▸ TASK DETAILS:
Your task is to write out the lines from the line containing "Compute π(1402) (the" through the last line of the material, exactly.

BEGIN SUPPLIED RECORDS

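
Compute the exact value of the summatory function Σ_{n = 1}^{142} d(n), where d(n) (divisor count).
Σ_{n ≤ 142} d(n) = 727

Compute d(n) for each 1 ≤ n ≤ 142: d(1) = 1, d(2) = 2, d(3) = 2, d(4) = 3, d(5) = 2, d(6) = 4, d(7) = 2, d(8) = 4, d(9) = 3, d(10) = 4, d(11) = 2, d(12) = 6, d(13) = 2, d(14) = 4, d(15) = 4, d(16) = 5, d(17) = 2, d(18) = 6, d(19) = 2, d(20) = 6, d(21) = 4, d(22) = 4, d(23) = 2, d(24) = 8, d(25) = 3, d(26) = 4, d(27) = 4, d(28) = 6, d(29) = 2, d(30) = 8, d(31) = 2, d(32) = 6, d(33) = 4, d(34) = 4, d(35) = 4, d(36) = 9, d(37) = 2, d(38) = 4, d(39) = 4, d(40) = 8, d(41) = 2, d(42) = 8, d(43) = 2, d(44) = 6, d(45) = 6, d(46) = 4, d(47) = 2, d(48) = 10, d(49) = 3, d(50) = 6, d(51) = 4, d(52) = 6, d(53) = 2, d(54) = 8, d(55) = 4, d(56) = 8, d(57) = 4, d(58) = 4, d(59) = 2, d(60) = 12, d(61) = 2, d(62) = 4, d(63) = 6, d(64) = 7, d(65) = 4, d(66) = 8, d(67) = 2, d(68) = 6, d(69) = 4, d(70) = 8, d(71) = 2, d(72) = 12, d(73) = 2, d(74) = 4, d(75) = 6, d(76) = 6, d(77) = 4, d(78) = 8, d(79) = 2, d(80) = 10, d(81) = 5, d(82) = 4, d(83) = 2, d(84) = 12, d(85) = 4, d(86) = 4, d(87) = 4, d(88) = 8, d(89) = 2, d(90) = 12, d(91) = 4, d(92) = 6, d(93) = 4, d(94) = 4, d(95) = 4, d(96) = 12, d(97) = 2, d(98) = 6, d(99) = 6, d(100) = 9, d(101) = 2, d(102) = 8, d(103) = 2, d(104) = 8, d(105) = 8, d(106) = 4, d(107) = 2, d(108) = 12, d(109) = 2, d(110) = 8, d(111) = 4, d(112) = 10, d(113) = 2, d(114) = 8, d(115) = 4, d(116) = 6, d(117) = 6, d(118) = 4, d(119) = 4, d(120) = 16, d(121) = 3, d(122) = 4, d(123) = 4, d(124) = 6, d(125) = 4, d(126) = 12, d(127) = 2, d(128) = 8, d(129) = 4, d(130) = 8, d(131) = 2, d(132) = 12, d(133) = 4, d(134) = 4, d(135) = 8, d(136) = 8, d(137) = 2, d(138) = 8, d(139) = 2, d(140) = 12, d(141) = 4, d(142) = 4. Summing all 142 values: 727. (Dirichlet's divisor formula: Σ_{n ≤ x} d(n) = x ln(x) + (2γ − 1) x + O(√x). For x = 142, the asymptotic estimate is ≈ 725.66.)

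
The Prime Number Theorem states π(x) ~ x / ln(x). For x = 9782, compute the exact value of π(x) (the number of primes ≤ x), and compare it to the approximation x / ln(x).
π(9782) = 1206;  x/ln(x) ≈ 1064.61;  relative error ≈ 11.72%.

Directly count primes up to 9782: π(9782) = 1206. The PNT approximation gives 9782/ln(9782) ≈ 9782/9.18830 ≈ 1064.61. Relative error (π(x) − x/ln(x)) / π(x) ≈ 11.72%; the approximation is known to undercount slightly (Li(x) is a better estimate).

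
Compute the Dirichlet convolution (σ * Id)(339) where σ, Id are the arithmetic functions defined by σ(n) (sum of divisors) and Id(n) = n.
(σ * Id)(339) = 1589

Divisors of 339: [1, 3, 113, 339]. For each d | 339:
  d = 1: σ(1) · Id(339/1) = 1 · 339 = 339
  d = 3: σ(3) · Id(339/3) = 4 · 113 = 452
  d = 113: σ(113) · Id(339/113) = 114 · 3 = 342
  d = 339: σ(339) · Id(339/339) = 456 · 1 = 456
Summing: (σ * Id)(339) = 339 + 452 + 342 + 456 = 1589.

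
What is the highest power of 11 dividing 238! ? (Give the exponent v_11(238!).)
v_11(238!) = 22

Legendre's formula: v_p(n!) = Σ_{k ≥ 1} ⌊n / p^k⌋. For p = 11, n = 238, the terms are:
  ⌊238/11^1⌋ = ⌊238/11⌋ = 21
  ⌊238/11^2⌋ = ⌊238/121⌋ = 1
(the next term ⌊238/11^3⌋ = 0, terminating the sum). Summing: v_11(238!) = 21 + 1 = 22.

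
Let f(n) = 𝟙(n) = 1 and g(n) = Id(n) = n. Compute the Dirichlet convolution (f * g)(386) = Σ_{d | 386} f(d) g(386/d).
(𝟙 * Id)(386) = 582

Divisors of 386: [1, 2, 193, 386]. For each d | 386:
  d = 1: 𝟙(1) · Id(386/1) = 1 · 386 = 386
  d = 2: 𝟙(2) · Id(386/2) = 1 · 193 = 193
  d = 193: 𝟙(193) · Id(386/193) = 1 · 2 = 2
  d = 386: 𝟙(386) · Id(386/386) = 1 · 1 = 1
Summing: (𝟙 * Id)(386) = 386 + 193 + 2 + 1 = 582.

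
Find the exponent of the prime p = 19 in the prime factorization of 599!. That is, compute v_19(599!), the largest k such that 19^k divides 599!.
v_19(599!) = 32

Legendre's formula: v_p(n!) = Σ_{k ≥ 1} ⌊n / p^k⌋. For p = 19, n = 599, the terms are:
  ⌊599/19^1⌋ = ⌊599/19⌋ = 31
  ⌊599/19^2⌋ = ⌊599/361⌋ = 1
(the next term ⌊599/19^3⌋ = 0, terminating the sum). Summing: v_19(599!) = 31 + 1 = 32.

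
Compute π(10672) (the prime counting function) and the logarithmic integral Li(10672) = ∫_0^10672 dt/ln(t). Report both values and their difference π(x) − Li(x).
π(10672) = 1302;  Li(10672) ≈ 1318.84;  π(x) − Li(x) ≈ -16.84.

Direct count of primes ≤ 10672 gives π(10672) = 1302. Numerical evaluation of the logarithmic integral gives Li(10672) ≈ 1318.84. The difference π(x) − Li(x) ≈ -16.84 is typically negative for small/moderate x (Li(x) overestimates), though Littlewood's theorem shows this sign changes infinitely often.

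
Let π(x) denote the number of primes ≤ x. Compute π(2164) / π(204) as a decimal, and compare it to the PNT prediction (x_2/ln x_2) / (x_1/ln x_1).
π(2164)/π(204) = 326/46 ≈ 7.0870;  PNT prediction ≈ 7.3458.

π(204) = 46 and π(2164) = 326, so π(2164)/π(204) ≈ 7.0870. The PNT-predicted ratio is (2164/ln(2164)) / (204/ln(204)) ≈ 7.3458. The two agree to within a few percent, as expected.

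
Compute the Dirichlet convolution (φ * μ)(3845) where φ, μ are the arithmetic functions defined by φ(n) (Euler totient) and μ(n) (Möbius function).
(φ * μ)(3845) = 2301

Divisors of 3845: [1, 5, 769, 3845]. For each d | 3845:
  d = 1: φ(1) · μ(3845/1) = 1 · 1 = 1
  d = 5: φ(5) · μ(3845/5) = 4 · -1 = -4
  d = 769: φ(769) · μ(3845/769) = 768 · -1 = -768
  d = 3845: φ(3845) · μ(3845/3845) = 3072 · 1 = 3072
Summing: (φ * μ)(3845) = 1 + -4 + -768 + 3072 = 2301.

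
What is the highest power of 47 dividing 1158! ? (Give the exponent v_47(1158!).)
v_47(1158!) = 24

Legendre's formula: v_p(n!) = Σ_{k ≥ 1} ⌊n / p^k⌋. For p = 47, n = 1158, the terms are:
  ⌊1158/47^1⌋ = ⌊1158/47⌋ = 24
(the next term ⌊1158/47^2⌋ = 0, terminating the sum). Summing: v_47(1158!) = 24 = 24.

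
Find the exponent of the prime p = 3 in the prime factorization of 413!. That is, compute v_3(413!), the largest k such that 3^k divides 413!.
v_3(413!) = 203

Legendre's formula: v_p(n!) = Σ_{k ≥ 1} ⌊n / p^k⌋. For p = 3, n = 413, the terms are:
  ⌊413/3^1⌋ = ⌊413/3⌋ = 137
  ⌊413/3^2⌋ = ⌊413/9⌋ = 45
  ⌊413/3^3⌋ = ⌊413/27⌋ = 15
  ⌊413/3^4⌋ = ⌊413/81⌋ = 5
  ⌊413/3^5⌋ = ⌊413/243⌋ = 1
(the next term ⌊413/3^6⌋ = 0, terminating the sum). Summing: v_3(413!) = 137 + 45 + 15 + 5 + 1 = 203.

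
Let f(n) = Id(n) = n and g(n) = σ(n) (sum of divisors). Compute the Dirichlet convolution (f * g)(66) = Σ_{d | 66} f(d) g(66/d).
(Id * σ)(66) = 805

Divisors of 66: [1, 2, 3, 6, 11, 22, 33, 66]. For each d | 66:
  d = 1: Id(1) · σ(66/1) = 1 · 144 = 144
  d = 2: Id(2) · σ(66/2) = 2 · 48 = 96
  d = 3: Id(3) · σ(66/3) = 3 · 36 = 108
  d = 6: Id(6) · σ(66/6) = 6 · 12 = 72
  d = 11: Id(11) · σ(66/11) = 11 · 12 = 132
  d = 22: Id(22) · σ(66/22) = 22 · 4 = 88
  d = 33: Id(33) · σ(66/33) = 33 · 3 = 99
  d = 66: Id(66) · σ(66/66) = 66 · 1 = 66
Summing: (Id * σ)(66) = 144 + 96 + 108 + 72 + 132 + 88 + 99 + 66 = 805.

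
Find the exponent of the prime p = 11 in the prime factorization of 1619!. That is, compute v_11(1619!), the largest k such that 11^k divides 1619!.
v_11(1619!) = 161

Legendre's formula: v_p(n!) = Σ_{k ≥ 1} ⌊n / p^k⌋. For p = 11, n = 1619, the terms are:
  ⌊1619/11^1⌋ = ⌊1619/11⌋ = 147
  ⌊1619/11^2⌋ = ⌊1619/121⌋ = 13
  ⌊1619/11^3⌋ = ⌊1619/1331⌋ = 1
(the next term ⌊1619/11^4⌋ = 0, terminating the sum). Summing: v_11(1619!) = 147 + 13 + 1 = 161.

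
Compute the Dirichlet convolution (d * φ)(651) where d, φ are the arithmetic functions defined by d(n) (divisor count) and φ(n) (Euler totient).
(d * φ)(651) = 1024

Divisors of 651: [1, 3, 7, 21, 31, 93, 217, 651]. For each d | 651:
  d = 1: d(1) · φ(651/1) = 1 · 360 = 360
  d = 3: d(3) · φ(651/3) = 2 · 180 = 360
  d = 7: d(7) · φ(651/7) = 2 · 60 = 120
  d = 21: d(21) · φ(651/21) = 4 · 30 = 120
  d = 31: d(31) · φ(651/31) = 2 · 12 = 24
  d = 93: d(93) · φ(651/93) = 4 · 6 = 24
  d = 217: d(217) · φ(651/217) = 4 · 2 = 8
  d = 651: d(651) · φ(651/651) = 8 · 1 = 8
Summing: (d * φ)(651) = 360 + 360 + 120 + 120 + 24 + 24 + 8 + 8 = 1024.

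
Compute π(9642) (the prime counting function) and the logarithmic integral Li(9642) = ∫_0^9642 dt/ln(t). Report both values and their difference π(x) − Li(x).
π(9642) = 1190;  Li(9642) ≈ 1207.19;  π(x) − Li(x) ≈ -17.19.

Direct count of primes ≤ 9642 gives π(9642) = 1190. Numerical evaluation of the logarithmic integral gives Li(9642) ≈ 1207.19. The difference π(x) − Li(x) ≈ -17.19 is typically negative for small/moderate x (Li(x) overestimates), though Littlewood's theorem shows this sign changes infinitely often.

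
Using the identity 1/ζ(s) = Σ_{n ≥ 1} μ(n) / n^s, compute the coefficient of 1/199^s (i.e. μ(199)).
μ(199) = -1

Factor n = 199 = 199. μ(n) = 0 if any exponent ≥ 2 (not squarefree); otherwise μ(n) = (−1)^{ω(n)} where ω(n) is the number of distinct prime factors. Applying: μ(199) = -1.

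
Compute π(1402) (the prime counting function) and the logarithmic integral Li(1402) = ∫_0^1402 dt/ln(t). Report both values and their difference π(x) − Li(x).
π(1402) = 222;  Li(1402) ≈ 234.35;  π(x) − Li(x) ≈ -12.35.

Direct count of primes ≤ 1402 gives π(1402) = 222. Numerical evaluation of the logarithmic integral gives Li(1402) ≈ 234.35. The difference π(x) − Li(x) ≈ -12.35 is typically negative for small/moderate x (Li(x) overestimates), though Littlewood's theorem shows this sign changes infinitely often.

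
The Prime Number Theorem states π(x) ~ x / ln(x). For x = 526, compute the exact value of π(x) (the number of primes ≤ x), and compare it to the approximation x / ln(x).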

END SUPPLIED RECORDS

▸ RESULT FOR THIS TASK:
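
Compute π(1402) (the prime counting function) and the logarithmic integral Li(1402) = ∫_0^1402 dt/ln(t). Report both values and their difference π(x) − Li(x).
π(1402) = 222;  Li(1402) ≈ 234.35;  π(x) − Li(x) ≈ -12.35.

Direct count of primes ≤ 1402 gives π(1402) = 222. Numerical evaluation of the logarithmic integral gives Li(1402) ≈ 234.35. The difference π(x) − Li(x) ≈ -12.35 is typically negative for small/moderate x (Li(x) overestimates), though Littlewood's theorem shows this sign changes infinitely often.

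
The Prime Number Theorem states π(x) ~ x / ln(x). For x = 526, compute the exact value of π(x) (the number of primes ≤ x), and compare it to the approximation x / ln(x).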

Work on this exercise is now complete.